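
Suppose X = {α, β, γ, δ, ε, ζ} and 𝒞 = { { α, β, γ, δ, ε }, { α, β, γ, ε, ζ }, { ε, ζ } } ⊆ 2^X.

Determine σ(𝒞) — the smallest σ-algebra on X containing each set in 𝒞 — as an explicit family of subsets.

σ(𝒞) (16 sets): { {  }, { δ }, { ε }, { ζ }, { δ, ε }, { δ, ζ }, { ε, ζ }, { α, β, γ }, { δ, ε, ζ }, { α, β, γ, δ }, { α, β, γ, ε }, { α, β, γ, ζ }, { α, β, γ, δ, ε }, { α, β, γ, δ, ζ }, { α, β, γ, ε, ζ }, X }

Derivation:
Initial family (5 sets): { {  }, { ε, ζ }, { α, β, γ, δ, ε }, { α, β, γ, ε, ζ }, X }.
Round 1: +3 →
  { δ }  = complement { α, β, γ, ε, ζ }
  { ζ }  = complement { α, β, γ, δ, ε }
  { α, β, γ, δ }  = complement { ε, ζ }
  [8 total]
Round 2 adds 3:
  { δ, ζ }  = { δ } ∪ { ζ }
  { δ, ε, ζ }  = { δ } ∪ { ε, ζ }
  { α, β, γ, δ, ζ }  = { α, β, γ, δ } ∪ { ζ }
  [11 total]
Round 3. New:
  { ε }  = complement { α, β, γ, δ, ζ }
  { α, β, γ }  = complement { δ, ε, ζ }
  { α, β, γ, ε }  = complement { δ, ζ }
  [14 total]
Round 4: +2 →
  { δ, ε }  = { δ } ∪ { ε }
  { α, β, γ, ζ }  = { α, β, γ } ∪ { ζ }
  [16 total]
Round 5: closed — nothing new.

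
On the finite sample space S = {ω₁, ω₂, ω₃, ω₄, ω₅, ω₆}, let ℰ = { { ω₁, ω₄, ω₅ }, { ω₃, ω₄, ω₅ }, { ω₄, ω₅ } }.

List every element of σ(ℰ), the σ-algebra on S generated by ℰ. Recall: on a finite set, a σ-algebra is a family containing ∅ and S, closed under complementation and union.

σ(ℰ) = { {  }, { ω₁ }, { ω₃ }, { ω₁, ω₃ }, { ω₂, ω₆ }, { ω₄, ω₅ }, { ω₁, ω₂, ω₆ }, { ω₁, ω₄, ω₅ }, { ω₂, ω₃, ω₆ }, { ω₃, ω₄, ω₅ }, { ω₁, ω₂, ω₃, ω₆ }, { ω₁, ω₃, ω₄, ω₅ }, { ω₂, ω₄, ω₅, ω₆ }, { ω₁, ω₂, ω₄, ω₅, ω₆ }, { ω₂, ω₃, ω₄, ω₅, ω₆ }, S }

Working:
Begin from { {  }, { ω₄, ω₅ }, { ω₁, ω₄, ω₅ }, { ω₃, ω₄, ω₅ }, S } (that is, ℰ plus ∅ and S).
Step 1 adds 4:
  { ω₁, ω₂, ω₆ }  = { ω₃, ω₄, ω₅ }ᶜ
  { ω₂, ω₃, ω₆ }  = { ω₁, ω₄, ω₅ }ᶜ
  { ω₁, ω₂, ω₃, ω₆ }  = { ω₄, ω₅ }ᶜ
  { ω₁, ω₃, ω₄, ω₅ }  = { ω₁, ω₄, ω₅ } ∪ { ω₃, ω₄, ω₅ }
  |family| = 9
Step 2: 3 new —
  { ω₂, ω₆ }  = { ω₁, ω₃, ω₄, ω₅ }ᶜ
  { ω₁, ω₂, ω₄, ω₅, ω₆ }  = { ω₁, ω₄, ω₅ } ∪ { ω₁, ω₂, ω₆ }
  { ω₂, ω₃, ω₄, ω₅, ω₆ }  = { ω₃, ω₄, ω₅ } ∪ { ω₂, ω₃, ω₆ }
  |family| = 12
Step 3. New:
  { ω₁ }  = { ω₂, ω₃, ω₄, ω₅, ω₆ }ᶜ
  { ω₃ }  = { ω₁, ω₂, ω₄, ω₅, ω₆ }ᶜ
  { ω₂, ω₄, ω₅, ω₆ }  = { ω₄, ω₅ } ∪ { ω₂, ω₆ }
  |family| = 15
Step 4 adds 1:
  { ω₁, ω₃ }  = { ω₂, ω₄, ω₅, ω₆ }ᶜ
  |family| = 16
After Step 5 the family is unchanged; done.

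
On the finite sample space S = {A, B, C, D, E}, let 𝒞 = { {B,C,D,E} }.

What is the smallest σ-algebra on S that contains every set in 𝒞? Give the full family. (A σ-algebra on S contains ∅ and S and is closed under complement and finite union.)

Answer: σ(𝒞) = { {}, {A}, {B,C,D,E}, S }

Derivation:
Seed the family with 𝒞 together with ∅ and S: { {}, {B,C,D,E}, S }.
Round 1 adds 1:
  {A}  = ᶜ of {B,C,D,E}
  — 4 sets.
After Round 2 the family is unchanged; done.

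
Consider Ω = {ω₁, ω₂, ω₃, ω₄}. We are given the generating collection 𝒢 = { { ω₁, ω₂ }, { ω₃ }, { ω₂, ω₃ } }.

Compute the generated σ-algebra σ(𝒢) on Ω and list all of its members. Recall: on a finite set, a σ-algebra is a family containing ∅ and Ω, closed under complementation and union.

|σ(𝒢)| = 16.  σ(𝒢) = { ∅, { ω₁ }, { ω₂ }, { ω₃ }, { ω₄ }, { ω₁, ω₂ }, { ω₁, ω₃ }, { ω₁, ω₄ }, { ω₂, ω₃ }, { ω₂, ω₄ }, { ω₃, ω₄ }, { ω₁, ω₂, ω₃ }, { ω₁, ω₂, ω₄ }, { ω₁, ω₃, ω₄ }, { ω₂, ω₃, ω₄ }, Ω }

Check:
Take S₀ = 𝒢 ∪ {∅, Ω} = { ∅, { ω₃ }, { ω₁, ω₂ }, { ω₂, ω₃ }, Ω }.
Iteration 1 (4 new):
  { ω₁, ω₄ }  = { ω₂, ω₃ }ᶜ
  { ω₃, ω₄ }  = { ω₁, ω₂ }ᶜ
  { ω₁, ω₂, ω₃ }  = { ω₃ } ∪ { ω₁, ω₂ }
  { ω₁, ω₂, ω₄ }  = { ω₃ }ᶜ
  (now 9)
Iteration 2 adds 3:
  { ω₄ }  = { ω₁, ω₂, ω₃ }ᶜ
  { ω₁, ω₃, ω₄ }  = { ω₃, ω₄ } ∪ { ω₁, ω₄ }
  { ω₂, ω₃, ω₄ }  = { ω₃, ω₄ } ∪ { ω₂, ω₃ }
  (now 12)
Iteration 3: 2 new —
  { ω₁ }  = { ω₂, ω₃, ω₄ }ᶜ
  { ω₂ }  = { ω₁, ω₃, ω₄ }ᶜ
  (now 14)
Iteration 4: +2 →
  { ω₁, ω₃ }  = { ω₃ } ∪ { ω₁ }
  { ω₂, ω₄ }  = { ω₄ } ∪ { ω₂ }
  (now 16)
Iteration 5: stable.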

______

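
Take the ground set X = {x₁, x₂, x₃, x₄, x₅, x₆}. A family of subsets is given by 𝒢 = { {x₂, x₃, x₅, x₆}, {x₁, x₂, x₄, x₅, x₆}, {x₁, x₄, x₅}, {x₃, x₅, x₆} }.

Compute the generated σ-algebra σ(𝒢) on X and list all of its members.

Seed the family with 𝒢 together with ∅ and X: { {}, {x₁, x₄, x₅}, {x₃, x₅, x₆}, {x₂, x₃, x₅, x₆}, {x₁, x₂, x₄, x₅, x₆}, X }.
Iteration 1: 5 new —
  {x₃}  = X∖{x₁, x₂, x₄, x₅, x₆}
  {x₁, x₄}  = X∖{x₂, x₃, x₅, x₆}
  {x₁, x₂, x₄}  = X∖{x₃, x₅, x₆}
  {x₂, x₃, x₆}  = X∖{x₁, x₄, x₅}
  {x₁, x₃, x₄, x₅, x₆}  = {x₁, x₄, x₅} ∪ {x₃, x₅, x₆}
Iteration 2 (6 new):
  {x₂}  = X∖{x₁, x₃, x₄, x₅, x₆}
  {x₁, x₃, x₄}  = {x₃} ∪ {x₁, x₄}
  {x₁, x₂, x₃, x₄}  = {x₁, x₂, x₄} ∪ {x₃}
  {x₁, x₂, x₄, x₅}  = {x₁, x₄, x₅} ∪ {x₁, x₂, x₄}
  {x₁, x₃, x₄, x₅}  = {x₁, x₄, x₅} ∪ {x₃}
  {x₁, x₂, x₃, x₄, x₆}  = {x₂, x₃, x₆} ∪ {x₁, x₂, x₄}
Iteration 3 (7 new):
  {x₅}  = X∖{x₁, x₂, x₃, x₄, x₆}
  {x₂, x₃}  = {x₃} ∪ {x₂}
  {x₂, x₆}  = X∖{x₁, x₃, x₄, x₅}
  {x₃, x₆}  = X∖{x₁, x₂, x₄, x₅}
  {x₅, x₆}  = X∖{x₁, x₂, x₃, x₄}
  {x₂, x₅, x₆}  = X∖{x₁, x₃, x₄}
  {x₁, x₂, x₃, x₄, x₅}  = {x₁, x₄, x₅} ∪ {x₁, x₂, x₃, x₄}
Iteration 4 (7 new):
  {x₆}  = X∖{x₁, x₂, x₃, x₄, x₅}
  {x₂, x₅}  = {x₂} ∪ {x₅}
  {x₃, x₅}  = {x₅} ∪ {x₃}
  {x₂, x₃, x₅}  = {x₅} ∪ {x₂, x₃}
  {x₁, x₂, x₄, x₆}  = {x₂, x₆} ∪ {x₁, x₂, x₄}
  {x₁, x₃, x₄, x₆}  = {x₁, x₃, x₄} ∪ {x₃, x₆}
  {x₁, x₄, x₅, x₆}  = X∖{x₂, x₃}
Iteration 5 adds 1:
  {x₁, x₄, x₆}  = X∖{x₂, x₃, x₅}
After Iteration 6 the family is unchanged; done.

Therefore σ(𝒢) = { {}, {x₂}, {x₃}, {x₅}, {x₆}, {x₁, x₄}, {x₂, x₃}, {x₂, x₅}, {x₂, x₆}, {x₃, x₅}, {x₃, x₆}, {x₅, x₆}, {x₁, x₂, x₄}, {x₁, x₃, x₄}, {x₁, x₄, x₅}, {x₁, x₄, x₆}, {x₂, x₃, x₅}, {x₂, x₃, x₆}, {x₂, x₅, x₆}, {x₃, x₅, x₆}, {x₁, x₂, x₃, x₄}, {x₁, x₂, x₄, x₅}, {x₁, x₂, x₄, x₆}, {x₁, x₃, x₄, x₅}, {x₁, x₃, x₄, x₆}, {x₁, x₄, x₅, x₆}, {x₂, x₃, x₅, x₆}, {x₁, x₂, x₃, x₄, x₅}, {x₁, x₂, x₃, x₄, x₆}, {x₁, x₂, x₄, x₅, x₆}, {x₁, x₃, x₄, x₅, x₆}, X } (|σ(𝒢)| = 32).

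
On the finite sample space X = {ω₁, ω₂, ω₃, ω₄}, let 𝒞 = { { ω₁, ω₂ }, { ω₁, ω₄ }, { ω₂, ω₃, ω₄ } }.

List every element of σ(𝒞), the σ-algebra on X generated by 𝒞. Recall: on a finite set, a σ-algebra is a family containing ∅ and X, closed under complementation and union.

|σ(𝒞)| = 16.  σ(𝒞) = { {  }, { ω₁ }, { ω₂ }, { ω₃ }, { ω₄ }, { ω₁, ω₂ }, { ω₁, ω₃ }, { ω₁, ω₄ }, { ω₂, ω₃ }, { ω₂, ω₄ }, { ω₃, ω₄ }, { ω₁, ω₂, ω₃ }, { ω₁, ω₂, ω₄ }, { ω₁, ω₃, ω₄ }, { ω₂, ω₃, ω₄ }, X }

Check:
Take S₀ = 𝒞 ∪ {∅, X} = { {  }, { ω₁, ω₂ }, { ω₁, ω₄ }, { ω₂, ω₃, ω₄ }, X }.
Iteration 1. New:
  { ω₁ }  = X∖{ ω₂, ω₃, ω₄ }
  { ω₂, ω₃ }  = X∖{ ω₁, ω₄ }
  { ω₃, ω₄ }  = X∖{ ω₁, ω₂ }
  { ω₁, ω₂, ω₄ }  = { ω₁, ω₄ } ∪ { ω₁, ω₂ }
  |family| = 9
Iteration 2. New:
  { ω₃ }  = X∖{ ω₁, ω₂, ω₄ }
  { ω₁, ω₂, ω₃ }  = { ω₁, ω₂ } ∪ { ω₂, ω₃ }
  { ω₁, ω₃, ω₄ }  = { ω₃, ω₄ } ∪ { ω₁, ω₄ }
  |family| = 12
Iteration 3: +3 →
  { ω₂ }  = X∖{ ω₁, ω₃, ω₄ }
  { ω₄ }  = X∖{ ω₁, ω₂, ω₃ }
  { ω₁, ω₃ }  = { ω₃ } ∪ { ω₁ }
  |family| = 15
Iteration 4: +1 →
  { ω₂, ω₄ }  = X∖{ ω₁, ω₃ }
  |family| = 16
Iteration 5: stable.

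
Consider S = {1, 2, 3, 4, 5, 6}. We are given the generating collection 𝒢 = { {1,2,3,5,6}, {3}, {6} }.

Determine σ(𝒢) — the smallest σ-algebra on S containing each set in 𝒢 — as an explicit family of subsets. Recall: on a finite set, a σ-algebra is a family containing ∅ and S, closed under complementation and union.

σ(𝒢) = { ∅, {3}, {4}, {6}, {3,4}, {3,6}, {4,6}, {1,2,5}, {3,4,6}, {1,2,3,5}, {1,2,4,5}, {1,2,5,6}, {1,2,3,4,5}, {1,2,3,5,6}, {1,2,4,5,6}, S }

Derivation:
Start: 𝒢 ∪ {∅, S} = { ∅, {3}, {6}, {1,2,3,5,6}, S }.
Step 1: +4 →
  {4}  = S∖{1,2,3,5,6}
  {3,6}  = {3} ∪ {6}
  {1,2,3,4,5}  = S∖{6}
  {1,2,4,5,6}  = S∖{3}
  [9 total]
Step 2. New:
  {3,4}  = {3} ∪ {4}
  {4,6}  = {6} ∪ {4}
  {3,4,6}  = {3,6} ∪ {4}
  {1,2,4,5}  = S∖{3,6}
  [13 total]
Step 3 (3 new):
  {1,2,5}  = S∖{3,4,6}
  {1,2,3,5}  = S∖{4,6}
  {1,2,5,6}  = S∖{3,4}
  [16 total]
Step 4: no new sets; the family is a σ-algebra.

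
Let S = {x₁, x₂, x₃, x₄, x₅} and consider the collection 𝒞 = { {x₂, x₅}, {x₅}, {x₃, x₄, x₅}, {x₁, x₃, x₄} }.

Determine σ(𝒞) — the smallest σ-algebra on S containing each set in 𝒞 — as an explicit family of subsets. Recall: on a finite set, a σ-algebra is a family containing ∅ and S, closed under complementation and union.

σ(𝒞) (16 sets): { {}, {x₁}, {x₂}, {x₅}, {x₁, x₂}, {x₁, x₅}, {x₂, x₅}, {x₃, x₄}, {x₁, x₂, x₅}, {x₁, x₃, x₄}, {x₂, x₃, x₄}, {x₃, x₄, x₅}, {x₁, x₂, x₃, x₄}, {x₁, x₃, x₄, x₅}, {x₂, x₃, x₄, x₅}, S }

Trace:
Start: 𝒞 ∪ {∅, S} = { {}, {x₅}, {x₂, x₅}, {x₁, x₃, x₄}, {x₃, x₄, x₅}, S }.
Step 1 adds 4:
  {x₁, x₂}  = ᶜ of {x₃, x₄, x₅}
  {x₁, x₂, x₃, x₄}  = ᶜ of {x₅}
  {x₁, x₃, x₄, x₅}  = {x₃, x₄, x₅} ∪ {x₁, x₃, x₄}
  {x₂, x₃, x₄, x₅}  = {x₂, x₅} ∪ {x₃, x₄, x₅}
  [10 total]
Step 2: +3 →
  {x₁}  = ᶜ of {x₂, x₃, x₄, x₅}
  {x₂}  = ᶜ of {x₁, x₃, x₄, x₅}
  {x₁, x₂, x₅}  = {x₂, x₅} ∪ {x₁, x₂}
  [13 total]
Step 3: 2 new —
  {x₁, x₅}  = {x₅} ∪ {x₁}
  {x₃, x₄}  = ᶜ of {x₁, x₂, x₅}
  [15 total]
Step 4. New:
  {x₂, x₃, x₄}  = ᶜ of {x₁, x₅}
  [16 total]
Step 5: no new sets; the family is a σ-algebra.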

______

TASK PROMPT: What is needed is the number of lines in the data that hold the word "collection", and nothing more.

RESULT: 3